▸ Saved entries:
▬▬▬▬▬▬
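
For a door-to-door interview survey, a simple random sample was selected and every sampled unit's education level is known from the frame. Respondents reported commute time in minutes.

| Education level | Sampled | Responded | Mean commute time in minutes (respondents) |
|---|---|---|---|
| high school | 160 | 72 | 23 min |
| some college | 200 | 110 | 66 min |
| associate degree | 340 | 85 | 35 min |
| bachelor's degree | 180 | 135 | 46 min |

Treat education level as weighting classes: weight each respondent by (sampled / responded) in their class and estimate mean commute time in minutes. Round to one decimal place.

42.1

Class response rates: high school 72/160 = 45%, some college 110/200 = 55%, associate degree 85/340 = 25%, bachelor's degree 135/180 = 75%.
Each respondent's weight = sampled/responded in their class; summing within a class gives n_sampled, so:
  high school: 160 × 23 = 3680
  some college: 200 × 66 = 13,200
  associate degree: 340 × 35 = 11,900
  bachelor's degree: 180 × 46 = 8280
Adjusted estimate = 37,060 / 880 = 42.1136 → 42.1.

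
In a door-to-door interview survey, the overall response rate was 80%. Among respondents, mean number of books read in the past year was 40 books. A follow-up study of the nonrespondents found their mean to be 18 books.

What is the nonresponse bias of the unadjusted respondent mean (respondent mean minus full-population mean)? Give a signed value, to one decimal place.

Nonresponse fraction = 1 − 0.8 = 0.2.
Bias = (nonresponse fraction) × (respondent mean − nonrespondent mean)
     = 0.2 × (40 − 18) = 0.2 × 22 = 4.4.

+4.4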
▬▬▬▬▬▬
Transcribe every record. Match each line exactly.

▸ ANSWER BELOW:
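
For a door-to-door interview survey, a simple random sample was selected and every sampled unit's education level is known from the frame. Respondents reported commute time in minutes.

| Education level | Sampled | Responded | Mean commute time in minutes (respondents) |
|---|---|---|---|
| high school | 160 | 72 | 23 min |
| some college | 200 | 110 | 66 min |
| associate degree | 340 | 85 | 35 min |
| bachelor's degree | 180 | 135 | 46 min |

Treat education level as weighting classes: weight each respondent by (sampled / responded) in their class and estimate mean commute time in minutes. Round to one decimal place.

42.1

Class response rates: high school 72/160 = 45%, some college 110/200 = 55%, associate degree 85/340 = 25%, bachelor's degree 135/180 = 75%.
Each respondent's weight = sampled/responded in their class; summing within a class gives n_sampled, so:
  high school: 160 × 23 = 3680
  some college: 200 × 66 = 13,200
  associate degree: 340 × 35 = 11,900
  bachelor's degree: 180 × 46 = 8280
Adjusted estimate = 37,060 / 880 = 42.1136 → 42.1.

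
In a door-to-door interview survey, the overall response rate was 80%. Among respondents, mean number of books read in the past year was 40 books. A follow-up study of the nonrespondents found their mean to be 18 books.

What is the nonresponse bias of the unadjusted respondent mean (respondent mean minus full-population mean)? Give a signed value, to one decimal place.

Nonresponse fraction = 1 − 0.8 = 0.2.
Bias = (nonresponse fraction) × (respondent mean − nonrespondent mean)
     = 0.2 × (40 − 18) = 0.2 × 22 = 4.4.

+4.4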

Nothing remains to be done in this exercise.